There is one span to output from the data below: the lines starting at the line with "Before: the AGV is x=5 y=2 heading=west." and ending at the line with "A floor-cleaning robot". Output it exactly, ends included, nothing more.
**** PROVIDED INFORMATION ****
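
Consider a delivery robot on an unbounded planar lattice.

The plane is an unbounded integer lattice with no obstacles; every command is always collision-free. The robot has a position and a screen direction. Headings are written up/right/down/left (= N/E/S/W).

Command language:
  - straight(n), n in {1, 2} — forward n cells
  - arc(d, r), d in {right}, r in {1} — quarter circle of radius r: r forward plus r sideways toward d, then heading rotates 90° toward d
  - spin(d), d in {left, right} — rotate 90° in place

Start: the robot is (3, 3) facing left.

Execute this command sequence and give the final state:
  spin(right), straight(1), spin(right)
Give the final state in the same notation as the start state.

(3, 4) facing right

t0: (3, 3) facing left
step 1 (spin(right)): (3, 3) facing up
step 2 (straight(1)): (3, 4) facing up
step 3 (spin(right)): (3, 4) facing right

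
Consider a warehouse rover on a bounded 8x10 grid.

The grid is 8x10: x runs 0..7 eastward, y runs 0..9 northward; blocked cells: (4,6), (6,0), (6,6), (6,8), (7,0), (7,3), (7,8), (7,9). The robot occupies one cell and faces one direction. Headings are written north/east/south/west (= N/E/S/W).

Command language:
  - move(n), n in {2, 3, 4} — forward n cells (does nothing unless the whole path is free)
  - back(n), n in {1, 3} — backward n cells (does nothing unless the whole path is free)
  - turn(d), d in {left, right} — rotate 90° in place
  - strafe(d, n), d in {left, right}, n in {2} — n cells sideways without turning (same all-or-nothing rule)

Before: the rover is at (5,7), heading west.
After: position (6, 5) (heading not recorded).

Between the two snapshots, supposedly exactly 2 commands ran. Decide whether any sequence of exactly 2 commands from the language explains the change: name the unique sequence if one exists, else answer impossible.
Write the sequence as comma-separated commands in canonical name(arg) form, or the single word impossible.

key: running back(1) before strafe(left, 2) would end elsewhere — order is forced
begin: at (5,7), heading west
[1] after strafe(left, 2): at (5,5), heading west
[2] after back(1): at (6,5), heading west
no rival 2-sequence matches.

strafe(left, 2), back(1)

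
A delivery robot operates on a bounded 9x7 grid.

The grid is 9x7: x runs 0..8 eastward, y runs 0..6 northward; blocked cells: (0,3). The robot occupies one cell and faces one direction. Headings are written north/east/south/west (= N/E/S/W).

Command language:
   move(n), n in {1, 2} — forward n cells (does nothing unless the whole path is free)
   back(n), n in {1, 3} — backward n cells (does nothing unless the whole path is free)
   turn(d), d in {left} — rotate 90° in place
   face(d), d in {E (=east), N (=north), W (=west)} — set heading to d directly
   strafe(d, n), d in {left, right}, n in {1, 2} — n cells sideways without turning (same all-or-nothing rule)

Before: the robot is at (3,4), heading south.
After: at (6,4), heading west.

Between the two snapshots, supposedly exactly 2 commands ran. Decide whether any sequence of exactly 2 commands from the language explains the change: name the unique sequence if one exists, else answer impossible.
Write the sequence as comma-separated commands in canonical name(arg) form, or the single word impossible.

key: position moved to (6,4) AND the heading swung to W — translation plus rotation needed
t0: at (3,4), heading south
step 1 (face(W)): at (3,4), heading west
step 2 (back(3)): at (6,4), heading west
uniquely the one of 144 2-step routes that fits.

face(W), back(3)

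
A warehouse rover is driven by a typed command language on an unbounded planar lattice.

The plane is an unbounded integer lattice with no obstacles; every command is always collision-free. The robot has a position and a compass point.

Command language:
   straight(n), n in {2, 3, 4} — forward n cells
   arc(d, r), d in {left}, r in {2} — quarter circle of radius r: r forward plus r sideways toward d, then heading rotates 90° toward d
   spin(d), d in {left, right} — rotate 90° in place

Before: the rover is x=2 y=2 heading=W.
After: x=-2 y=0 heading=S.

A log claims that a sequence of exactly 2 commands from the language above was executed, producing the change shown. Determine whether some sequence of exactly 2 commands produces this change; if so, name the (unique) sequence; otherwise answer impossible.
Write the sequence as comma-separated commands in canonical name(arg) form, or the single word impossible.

key: running arc(left, 2) before straight(2) would end elsewhere — order is forced
initial: x=2 y=2 heading=W
1. straight(2) → x=0 y=2 heading=W
2. arc(left, 2) → x=-2 y=0 heading=S
all 36 alternatives checked — unique.

straight(2), arc(left, 2)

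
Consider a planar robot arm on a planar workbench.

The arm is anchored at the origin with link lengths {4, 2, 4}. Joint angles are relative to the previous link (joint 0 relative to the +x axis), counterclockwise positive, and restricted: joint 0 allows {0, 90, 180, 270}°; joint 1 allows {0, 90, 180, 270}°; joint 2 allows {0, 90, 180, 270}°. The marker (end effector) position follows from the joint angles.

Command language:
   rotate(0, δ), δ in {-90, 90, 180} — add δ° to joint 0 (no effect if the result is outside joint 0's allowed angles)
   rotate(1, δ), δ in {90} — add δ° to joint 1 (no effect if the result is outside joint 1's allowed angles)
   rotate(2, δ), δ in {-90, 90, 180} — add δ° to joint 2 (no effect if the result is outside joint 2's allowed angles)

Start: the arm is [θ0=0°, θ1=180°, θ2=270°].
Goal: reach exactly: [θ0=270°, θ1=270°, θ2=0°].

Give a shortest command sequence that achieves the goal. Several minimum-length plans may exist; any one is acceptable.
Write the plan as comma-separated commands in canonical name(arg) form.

rotate(1, 90), rotate(2, 90), rotate(0, -90)

begin: [θ0=0°, θ1=180°, θ2=270°]
1. rotate(1, 90) → [θ0=0°, θ1=270°, θ2=270°]
2. rotate(2, 90) → [θ0=0°, θ1=270°, θ2=0°]
3. rotate(0, -90) → [θ0=270°, θ1=270°, θ2=0°]
nothing shorter than 3 reaches the goal.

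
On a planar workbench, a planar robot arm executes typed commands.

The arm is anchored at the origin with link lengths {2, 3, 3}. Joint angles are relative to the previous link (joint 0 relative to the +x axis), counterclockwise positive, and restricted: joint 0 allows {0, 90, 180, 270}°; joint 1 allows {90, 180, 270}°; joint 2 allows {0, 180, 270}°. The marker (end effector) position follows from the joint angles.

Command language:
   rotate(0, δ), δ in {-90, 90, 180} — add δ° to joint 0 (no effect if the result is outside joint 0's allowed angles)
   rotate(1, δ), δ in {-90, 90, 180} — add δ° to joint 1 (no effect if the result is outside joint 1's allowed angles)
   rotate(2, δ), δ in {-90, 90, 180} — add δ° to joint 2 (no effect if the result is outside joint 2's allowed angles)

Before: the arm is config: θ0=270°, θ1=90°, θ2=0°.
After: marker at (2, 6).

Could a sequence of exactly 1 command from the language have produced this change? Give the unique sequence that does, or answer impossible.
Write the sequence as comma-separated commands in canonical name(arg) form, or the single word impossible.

rotate(0, 90)

begin: config: θ0=270°, θ1=90°, θ2=0°
1. rotate(0, 90) → config: θ0=0°, θ1=90°, θ2=0°
no rival 1-sequence matches.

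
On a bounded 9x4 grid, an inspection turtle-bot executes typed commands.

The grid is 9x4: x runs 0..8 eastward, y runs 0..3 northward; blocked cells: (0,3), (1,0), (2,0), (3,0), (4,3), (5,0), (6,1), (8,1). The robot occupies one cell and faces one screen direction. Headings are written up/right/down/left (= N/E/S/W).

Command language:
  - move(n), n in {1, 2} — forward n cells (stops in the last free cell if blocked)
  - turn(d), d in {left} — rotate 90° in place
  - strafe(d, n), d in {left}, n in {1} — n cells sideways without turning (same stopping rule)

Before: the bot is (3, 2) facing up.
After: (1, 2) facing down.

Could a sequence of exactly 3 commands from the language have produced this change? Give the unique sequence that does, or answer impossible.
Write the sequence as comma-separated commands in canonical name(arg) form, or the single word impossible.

turn(left), move(2), turn(left)

key: position moved to (1,2) AND the heading swung to S — translation plus rotation needed
t0: (3, 2) facing up
t=1 turn(left) ⇒ (3, 2) facing left
t=2 move(2) ⇒ (1, 2) facing left
t=3 turn(left) ⇒ (1, 2) facing down
no rival 3-sequence matches.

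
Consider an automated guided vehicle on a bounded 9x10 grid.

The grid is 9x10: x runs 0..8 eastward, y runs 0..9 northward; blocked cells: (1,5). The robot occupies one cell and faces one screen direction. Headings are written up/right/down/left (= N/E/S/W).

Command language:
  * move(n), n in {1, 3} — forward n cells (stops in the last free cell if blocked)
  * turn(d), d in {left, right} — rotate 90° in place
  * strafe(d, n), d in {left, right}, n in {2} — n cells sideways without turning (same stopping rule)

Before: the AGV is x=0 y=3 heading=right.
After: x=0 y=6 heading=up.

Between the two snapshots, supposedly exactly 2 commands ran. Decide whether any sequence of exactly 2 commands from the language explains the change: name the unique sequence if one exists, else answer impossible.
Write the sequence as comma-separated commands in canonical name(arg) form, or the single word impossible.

key: running move(3) before turn(left) would end elsewhere — order is forced
initial: x=0 y=3 heading=right
t=1 turn(left) ⇒ x=0 y=3 heading=up
t=2 move(3) ⇒ x=0 y=6 heading=up
all 36 alternatives checked — unique.

turn(left), move(3)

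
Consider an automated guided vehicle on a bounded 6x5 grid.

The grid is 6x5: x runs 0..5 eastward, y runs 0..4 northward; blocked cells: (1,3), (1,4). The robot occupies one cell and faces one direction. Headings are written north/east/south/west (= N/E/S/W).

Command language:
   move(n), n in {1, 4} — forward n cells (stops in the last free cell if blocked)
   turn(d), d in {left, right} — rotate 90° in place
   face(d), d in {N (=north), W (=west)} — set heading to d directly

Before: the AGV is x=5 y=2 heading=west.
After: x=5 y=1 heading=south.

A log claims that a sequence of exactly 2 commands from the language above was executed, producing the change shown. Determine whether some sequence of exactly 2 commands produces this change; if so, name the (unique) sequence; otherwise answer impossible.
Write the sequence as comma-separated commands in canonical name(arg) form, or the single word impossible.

turn(left), move(1)

key: position moved to (5,1) AND the heading swung to S — translation plus rotation needed
from: x=5 y=2 heading=west
1. turn(left) → x=5 y=2 heading=south
2. move(1) → x=5 y=1 heading=south
all 36 alternatives checked — unique.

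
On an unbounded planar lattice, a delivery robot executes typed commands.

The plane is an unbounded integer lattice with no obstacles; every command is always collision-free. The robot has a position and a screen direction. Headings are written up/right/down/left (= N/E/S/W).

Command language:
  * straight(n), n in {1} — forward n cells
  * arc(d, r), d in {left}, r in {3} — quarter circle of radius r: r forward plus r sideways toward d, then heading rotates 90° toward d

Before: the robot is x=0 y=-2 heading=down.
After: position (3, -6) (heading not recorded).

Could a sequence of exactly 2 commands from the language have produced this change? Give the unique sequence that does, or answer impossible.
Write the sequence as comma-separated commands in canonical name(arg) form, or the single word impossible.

straight(1), arc(left, 3)

key: order matters: swapping straight(1) and arc(left, 3) lands elsewhere
from: x=0 y=-2 heading=down
step 1 (straight(1)): x=0 y=-3 heading=down
step 2 (arc(left, 3)): x=3 y=-6 heading=right
no other 2-command option fits: unique.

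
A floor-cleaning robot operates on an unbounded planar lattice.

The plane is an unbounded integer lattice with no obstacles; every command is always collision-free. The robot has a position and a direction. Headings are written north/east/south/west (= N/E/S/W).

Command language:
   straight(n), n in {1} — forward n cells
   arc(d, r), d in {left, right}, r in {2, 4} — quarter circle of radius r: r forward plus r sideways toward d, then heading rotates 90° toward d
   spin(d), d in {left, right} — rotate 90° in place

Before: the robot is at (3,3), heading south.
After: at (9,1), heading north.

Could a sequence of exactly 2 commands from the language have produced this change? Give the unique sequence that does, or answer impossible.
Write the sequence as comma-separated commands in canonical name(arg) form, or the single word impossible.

key: running arc(left, 2) before arc(left, 4) would end elsewhere — order is forced
initial: at (3,3), heading south
[1] after arc(left, 4): at (7,-1), heading east
[2] after arc(left, 2): at (9,1), heading north
no rival 2-sequence matches.

arc(left, 4), arc(left, 2)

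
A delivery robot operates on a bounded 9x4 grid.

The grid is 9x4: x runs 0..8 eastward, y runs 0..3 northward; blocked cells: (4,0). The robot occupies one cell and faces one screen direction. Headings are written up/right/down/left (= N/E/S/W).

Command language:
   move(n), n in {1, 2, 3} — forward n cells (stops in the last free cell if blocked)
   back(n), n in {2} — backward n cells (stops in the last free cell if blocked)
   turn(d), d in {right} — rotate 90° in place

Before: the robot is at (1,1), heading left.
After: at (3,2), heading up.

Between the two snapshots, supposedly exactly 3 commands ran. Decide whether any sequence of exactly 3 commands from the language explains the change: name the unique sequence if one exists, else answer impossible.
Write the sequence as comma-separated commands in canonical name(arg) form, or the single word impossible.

back(2), turn(right), move(1)

key: position moved to (3,2) AND the heading swung to N — translation plus rotation needed
start: at (1,1), heading left
[1] after back(2): at (3,1), heading left
[2] after turn(right): at (3,1), heading up
[3] after move(1): at (3,2), heading up
no other 3-command option fits: unique.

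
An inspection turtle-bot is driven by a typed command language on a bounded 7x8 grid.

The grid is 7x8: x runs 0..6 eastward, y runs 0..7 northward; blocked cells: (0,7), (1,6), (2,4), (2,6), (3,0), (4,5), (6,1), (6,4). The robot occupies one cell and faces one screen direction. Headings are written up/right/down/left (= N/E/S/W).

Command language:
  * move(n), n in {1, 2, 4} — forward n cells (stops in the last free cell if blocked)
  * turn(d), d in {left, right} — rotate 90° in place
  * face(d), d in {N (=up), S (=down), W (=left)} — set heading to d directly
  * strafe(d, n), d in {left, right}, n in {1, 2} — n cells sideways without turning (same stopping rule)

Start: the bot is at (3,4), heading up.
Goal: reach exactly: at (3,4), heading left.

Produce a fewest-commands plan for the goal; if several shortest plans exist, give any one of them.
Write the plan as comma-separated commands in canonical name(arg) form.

turn(left)

t0: at (3,4), heading up
step 1 (turn(left)): at (3,4), heading left
shorter routes all fall short; 1 is best.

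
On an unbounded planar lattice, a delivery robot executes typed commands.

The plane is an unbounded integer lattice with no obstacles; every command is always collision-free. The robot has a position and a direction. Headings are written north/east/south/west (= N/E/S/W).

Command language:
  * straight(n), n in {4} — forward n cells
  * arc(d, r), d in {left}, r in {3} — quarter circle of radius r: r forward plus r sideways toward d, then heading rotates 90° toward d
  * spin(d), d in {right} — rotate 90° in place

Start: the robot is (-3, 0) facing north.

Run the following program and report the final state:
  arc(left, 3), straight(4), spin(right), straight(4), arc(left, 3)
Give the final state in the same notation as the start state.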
****
## WRITTEN ANSWER
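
Before: the AGV is x=5 y=2 heading=west.
After: x=5 y=1 heading=south.

A log claims that a sequence of exactly 2 commands from the language above was executed, producing the change shown. Determine whether some sequence of exactly 2 commands produces this change; if so, name the (unique) sequence; otherwise answer impossible.
Write the sequence as comma-separated commands in canonical name(arg) form, or the single word impossible.

turn(left), move(1)

key: position moved to (5,1) AND the heading swung to S — translation plus rotation needed
from: x=5 y=2 heading=west
1. turn(left) → x=5 y=2 heading=south
2. move(1) → x=5 y=1 heading=south
all 36 alternatives checked — unique.

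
On an unbounded planar lattice, a delivery robot executes typed commands.

The plane is an unbounded integer lattice with no obstacles; every command is always collision-free. The robot has a position and a screen direction. Headings are written up/right/down/left (= N/E/S/W).

Command language:
  * straight(n), n in {1} — forward n cells
  * arc(d, r), d in {left}, r in {3} — quarter circle of radius r: r forward plus r sideways toward d, then heading rotates 90° toward d

Before: the robot is x=0 y=-2 heading=down.
After: position (3, -6) (heading not recorded).

Could a sequence of exactly 2 commands from the language have produced this change? Give the unique sequence that does, or answer impossible.
Write the sequence as comma-separated commands in canonical name(arg) form, or the single word impossible.

straight(1), arc(left, 3)

key: order matters: swapping straight(1) and arc(left, 3) lands elsewhere
from: x=0 y=-2 heading=down
step 1 (straight(1)): x=0 y=-3 heading=down
step 2 (arc(left, 3)): x=3 y=-6 heading=right
no other 2-command option fits: unique.

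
A floor-cleaning robot operates on an unbounded planar lattice.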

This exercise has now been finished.